*MATERIALS PROVIDED*.

........

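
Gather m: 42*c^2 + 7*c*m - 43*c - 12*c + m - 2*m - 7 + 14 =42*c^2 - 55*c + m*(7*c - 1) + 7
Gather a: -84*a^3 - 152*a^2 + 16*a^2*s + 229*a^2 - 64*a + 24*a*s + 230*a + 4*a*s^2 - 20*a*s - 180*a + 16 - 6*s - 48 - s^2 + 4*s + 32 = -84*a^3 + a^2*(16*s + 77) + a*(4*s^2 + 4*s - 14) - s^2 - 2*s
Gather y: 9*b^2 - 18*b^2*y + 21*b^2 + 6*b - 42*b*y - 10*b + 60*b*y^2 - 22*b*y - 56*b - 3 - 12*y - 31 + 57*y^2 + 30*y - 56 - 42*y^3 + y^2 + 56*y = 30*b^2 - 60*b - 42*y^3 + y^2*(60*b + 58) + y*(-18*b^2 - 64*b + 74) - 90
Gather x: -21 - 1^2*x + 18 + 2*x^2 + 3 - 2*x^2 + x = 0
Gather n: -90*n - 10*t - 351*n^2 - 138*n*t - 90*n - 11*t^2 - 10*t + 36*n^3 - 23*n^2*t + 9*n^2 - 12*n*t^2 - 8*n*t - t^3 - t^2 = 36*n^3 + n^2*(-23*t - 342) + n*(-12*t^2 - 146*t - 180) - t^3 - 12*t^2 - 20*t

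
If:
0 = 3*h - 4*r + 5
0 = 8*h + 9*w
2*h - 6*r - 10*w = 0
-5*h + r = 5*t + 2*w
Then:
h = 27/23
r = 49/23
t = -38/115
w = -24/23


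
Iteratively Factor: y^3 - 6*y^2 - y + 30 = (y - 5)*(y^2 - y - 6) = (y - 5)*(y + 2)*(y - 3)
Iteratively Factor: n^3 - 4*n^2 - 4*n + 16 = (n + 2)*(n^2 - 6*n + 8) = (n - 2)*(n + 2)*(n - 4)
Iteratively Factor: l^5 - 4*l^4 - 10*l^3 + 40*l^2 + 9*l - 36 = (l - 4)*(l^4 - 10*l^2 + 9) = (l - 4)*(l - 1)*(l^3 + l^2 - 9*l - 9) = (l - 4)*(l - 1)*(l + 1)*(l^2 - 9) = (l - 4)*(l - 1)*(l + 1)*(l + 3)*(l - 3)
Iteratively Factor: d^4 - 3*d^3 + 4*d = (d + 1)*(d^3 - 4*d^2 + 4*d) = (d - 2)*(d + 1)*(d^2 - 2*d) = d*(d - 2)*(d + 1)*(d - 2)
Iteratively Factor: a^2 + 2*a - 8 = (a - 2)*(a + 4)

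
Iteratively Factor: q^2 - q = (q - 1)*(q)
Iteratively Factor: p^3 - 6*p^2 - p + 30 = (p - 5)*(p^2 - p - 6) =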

........

*ACTIVITY*. Every line from the start of the material above through the line that contains "Gather x: -21" must be written out exactly, with both ends included.

*TASK RESULT*.
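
Gather m: 42*c^2 + 7*c*m - 43*c - 12*c + m - 2*m - 7 + 14 =42*c^2 - 55*c + m*(7*c - 1) + 7
Gather a: -84*a^3 - 152*a^2 + 16*a^2*s + 229*a^2 - 64*a + 24*a*s + 230*a + 4*a*s^2 - 20*a*s - 180*a + 16 - 6*s - 48 - s^2 + 4*s + 32 = -84*a^3 + a^2*(16*s + 77) + a*(4*s^2 + 4*s - 14) - s^2 - 2*s
Gather y: 9*b^2 - 18*b^2*y + 21*b^2 + 6*b - 42*b*y - 10*b + 60*b*y^2 - 22*b*y - 56*b - 3 - 12*y - 31 + 57*y^2 + 30*y - 56 - 42*y^3 + y^2 + 56*y = 30*b^2 - 60*b - 42*y^3 + y^2*(60*b + 58) + y*(-18*b^2 - 64*b + 74) - 90
Gather x: -21 - 1^2*x + 18 + 2*x^2 + 3 - 2*x^2 + x = 0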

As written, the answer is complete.